ASSIGNMENT: Could you restate word for word every line of the records below, from the first one to the one holding "Condition B — ornithine"?

__________________________________________________

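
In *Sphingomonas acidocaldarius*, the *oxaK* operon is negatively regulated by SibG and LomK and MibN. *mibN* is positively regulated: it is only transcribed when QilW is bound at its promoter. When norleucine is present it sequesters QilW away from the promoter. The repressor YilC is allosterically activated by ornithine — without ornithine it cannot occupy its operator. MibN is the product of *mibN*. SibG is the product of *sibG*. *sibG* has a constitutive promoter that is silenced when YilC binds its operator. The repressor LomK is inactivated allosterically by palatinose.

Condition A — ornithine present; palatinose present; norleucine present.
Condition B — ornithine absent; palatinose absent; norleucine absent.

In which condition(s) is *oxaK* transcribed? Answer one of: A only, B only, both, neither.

A only

Condition A:
Ornithine is present, so YilC is active.
With repressor YilC bound, *sibG* is not transcribed.
So SibG is not produced.
Palatinose is present, so LomK is inactive.
Norleucine is present, so QilW is inactive.
Required activator QilW is absent, so *mibN* is not transcribed.
So MibN is not produced.
With no repressor bound, *oxaK* is transcribed.
→ *oxaK* is ON in A.
Condition B:
Ornithine is absent, so YilC is inactive.
With no repressor bound, *sibG* is transcribed.
So SibG is produced and active.
Palatinose is absent, so LomK is active.
Norleucine is absent, so QilW is active.
No repressor is bound and QilW is active, so *mibN* is transcribed.
So MibN is produced and active.
With repressor SibG bound, *oxaK* is not transcribed.
→ *oxaK* is OFF in B.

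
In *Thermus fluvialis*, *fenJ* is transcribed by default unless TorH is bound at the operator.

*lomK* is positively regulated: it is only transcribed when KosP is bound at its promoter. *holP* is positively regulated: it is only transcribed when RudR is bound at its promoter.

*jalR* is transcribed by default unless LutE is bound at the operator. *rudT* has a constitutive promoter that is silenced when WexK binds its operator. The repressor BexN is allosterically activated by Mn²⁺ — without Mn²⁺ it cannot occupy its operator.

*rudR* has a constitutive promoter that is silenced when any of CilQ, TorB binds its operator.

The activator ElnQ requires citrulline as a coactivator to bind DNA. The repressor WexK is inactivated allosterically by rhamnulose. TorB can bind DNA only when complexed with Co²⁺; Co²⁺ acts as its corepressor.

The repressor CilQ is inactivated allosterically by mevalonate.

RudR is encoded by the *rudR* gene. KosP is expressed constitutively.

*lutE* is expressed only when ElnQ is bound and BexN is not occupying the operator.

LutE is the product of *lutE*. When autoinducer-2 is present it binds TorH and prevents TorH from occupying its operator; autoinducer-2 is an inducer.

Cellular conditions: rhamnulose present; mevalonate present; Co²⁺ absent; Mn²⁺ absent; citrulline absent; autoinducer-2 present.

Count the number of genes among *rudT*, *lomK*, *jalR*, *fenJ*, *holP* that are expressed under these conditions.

Rhamnulose is present, so WexK is inactive.
With no repressor bound, *rudT* is transcribed.
→ *rudT* is ON.
KosP is produced constitutively and is active.
No repressor is bound and KosP is active, so *lomK* is transcribed.
→ *lomK* is ON.
Mn²⁺ is absent, so BexN is inactive.
Citrulline is absent, so ElnQ is inactive.
Required activator ElnQ is absent, so *lutE* is not transcribed.
So LutE is not produced.
With no repressor bound, *jalR* is transcribed.
→ *jalR* is ON.
Autoinducer-2 is present, so TorH is inactive.
With no repressor bound, *fenJ* is transcribed.
→ *fenJ* is ON.
Mevalonate is present, so CilQ is inactive.
Co²⁺ is absent, so TorB is inactive.
With no repressor bound, *rudR* is transcribed.
So RudR is produced and active.
No repressor is bound and RudR is active, so *holP* is transcribed.
→ *holP* is ON.
5 of the 5 genes are transcribed.

5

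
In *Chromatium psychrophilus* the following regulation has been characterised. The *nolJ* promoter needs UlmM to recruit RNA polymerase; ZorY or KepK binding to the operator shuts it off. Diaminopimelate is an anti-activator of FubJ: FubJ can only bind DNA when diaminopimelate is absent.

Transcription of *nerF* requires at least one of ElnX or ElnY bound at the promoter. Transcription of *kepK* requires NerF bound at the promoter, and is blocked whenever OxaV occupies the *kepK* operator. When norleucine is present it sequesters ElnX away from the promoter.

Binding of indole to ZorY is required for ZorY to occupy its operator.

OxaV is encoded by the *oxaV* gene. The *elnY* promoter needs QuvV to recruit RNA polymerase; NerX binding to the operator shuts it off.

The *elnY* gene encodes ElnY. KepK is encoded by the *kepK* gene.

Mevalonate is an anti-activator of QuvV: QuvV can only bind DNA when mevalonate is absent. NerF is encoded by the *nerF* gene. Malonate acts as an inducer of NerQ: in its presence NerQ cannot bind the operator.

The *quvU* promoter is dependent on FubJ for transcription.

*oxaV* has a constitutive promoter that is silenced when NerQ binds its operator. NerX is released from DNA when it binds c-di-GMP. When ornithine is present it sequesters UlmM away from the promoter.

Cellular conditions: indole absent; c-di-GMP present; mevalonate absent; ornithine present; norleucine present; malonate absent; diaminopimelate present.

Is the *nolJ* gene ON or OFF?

OFF

Indole is absent, so ZorY is inactive.
Ornithine is present, so UlmM is inactive.
Malonate is absent, so NerQ is active.
With repressor NerQ bound, *oxaV* is not transcribed.
So OxaV is not produced.
Norleucine is present, so ElnX is inactive.
c-di-GMP is present, so NerX is inactive.
Mevalonate is absent, so QuvV is active.
No repressor is bound and QuvV is active, so *elnY* is transcribed.
So ElnY is produced and active.
Activator ElnY is present, so *nerF* is transcribed.
So NerF is produced and active.
No repressor is bound and NerF is active, so *kepK* is transcribed.
So KepK is produced and active.
With repressor KepK bound, *nolJ* is not transcribed.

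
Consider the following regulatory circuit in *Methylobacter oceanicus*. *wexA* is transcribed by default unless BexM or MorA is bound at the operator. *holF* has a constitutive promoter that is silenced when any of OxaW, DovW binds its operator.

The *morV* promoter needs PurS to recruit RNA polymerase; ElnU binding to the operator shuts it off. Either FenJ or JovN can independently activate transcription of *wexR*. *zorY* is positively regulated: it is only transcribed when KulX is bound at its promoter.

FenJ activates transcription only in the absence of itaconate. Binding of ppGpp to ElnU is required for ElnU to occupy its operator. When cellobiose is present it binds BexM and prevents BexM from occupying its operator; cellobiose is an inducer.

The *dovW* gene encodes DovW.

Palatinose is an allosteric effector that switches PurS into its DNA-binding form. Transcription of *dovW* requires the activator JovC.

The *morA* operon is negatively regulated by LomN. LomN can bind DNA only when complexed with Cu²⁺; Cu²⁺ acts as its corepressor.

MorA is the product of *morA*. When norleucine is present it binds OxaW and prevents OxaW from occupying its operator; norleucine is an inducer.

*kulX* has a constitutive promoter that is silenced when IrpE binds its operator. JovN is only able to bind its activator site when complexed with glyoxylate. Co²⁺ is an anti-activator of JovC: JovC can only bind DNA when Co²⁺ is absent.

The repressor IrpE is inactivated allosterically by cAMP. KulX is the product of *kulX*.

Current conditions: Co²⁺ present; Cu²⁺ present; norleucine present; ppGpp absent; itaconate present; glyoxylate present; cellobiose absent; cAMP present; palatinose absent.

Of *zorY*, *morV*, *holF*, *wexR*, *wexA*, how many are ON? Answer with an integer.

3

cAMP is present, so IrpE is inactive.
With no repressor bound, *kulX* is transcribed.
So KulX is produced and active.
No repressor is bound and KulX is active, so *zorY* is transcribed.
→ *zorY* is ON.
Palatinose is absent, so PurS is inactive.
ppGpp is absent, so ElnU is inactive.
Required activator PurS is absent, so *morV* is not transcribed.
→ *morV* is OFF.
Norleucine is present, so OxaW is inactive.
Co²⁺ is present, so JovC is inactive.
Required activator JovC is absent, so *dovW* is not transcribed.
So DovW is not produced.
With no repressor bound, *holF* is transcribed.
→ *holF* is ON.
Itaconate is present, so FenJ is inactive.
Glyoxylate is present, so JovN is active.
Activator JovN is present, so *wexR* is transcribed.
→ *wexR* is ON.
Cellobiose is absent, so BexM is active.
Cu²⁺ is present, so LomN is active.
With repressor LomN bound, *morA* is not transcribed.
So MorA is not produced.
With repressor BexM bound, *wexA* is not transcribed.
→ *wexA* is OFF.
3 of the 5 genes are transcribed.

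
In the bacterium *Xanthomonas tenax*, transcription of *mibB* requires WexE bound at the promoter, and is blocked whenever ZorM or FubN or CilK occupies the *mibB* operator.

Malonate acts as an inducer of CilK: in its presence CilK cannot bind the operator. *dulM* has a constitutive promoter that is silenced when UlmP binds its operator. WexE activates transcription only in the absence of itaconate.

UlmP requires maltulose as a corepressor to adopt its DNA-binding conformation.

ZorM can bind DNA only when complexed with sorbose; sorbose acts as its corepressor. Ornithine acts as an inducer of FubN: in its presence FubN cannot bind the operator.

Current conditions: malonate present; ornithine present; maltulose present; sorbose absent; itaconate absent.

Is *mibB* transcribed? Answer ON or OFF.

ON

Sorbose is absent, so ZorM is inactive.
Ornithine is present, so FubN is inactive.
Malonate is present, so CilK is inactive.
Itaconate is absent, so WexE is active.
No repressor is bound and WexE is active, so *mibB* is transcribed.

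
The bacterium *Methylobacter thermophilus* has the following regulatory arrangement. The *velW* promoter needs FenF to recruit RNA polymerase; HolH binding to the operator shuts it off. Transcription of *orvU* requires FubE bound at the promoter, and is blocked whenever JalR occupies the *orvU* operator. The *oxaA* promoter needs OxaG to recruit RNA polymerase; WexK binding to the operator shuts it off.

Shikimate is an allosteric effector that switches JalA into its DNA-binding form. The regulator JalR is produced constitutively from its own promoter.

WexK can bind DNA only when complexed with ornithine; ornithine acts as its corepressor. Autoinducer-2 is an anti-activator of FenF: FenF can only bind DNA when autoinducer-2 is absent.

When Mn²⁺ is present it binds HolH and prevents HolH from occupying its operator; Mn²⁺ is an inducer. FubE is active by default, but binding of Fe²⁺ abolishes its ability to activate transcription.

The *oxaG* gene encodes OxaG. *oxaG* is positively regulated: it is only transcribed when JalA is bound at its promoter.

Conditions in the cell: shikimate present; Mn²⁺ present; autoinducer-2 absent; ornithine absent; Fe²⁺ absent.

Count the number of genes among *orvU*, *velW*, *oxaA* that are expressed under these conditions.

JalR is produced constitutively and is active.
Fe²⁺ is absent, so FubE is active.
With repressor JalR bound, *orvU* is not transcribed.
→ *orvU* is OFF.
Autoinducer-2 is absent, so FenF is active.
Mn²⁺ is present, so HolH is inactive.
No repressor is bound and FenF is active, so *velW* is transcribed.
→ *velW* is ON.
Shikimate is present, so JalA is active.
No repressor is bound and JalA is active, so *oxaG* is transcribed.
So OxaG is produced and active.
Ornithine is absent, so WexK is inactive.
No repressor is bound and OxaG is active, so *oxaA* is transcribed.
→ *oxaA* is ON.
2 of the 3 genes are transcribed.

2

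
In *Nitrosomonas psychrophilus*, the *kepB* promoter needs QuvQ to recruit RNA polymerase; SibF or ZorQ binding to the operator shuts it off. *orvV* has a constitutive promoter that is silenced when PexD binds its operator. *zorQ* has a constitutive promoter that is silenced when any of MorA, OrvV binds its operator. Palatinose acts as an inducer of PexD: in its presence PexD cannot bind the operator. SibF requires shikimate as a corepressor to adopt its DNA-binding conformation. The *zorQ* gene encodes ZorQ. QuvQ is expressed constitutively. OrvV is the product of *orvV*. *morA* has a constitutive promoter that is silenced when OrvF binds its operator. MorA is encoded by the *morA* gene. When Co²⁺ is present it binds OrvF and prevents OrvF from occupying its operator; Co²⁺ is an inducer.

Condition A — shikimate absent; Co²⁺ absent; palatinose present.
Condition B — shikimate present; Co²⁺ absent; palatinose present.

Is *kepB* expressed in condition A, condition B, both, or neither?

Condition A:
Shikimate is absent, so SibF is inactive.
Co²⁺ is absent, so OrvF is active.
With repressor OrvF bound, *morA* is not transcribed.
So MorA is not produced.
Palatinose is present, so PexD is inactive.
With no repressor bound, *orvV* is transcribed.
So OrvV is produced and active.
With repressor OrvV bound, *zorQ* is not transcribed.
So ZorQ is not produced.
QuvQ is produced constitutively and is active.
No repressor is bound and QuvQ is active, so *kepB* is transcribed.
→ *kepB* is ON in A.
Condition B:
Shikimate is present, so SibF is active.
Co²⁺ is absent, so OrvF is active.
With repressor OrvF bound, *morA* is not transcribed.
So MorA is not produced.
Palatinose is present, so PexD is inactive.
With no repressor bound, *orvV* is transcribed.
So OrvV is produced and active.
With repressor OrvV bound, *zorQ* is not transcribed.
So ZorQ is not produced.
QuvQ is produced constitutively and is active.
With repressor SibF bound, *kepB* is not transcribed.
→ *kepB* is OFF in B.

A only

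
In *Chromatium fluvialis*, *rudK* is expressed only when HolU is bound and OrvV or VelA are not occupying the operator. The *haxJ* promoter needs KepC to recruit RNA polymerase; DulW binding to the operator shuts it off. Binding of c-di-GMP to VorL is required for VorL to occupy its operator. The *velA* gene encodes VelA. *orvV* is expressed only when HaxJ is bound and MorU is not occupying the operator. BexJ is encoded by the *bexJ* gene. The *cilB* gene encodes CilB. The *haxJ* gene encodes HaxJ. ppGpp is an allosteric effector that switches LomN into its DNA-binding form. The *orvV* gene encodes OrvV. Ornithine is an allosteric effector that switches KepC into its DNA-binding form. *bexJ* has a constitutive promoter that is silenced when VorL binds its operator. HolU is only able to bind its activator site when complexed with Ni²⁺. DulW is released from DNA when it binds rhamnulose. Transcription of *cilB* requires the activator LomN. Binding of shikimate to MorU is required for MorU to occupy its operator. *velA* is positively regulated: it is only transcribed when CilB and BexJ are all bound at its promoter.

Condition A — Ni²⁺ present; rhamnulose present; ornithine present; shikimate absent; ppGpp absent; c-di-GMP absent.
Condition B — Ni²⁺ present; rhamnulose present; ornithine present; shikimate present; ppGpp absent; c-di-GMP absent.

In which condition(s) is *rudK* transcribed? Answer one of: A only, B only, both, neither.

Condition A:
Ni²⁺ is present, so HolU is active.
Rhamnulose is present, so DulW is inactive.
Ornithine is present, so KepC is active.
No repressor is bound and KepC is active, so *haxJ* is transcribed.
So HaxJ is produced and active.
Shikimate is absent, so MorU is inactive.
No repressor is bound and HaxJ is active, so *orvV* is transcribed.
So OrvV is produced and active.
ppGpp is absent, so LomN is inactive.
Required activator LomN is absent, so *cilB* is not transcribed.
So CilB is not produced.
c-di-GMP is absent, so VorL is inactive.
With no repressor bound, *bexJ* is transcribed.
So BexJ is produced and active.
Required activator CilB is absent, so *velA* is not transcribed.
So VelA is not produced.
With repressor OrvV bound, *rudK* is not transcribed.
→ *rudK* is OFF in A.
Condition B:
Ni²⁺ is present, so HolU is active.
Rhamnulose is present, so DulW is inactive.
Ornithine is present, so KepC is active.
No repressor is bound and KepC is active, so *haxJ* is transcribed.
So HaxJ is produced and active.
Shikimate is present, so MorU is active.
With repressor MorU bound, *orvV* is not transcribed.
So OrvV is not produced.
ppGpp is absent, so LomN is inactive.
Required activator LomN is absent, so *cilB* is not transcribed.
So CilB is not produced.
c-di-GMP is absent, so VorL is inactive.
With no repressor bound, *bexJ* is transcribed.
So BexJ is produced and active.
Required activator CilB is absent, so *velA* is not transcribed.
So VelA is not produced.
No repressor is bound and HolU is active, so *rudK* is transcribed.
→ *rudK* is ON in B.

B only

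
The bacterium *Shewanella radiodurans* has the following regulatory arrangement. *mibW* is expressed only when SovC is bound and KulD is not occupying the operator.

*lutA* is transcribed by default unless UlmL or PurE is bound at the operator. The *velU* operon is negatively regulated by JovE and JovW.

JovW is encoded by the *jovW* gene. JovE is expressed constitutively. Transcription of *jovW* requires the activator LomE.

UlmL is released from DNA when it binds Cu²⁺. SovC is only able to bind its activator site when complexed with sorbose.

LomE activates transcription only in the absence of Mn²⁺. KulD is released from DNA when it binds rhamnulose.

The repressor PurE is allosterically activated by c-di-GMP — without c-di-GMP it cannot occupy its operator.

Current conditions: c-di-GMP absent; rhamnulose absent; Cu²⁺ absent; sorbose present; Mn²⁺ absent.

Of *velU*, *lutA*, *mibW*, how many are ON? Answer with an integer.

JovE is produced constitutively and is active.
Mn²⁺ is absent, so LomE is active.
No repressor is bound and LomE is active, so *jovW* is transcribed.
So JovW is produced and active.
With repressor JovE bound, *velU* is not transcribed.
→ *velU* is OFF.
Cu²⁺ is absent, so UlmL is active.
c-di-GMP is absent, so PurE is inactive.
With repressor UlmL bound, *lutA* is not transcribed.
→ *lutA* is OFF.
Sorbose is present, so SovC is active.
Rhamnulose is absent, so KulD is active.
With repressor KulD bound, *mibW* is not transcribed.
→ *mibW* is OFF.
0 of the 3 genes are transcribed.

0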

__________________________________________________

OUTPUT FOR THIS TASK:
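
In *Sphingomonas acidocaldarius*, the *oxaK* operon is negatively regulated by SibG and LomK and MibN. *mibN* is positively regulated: it is only transcribed when QilW is bound at its promoter. When norleucine is present it sequesters QilW away from the promoter. The repressor YilC is allosterically activated by ornithine — without ornithine it cannot occupy its operator. MibN is the product of *mibN*. SibG is the product of *sibG*. *sibG* has a constitutive promoter that is silenced when YilC binds its operator. The repressor LomK is inactivated allosterically by palatinose.

Condition A — ornithine present; palatinose present; norleucine present.
Condition B — ornithine absent; palatinose absent; norleucine absent.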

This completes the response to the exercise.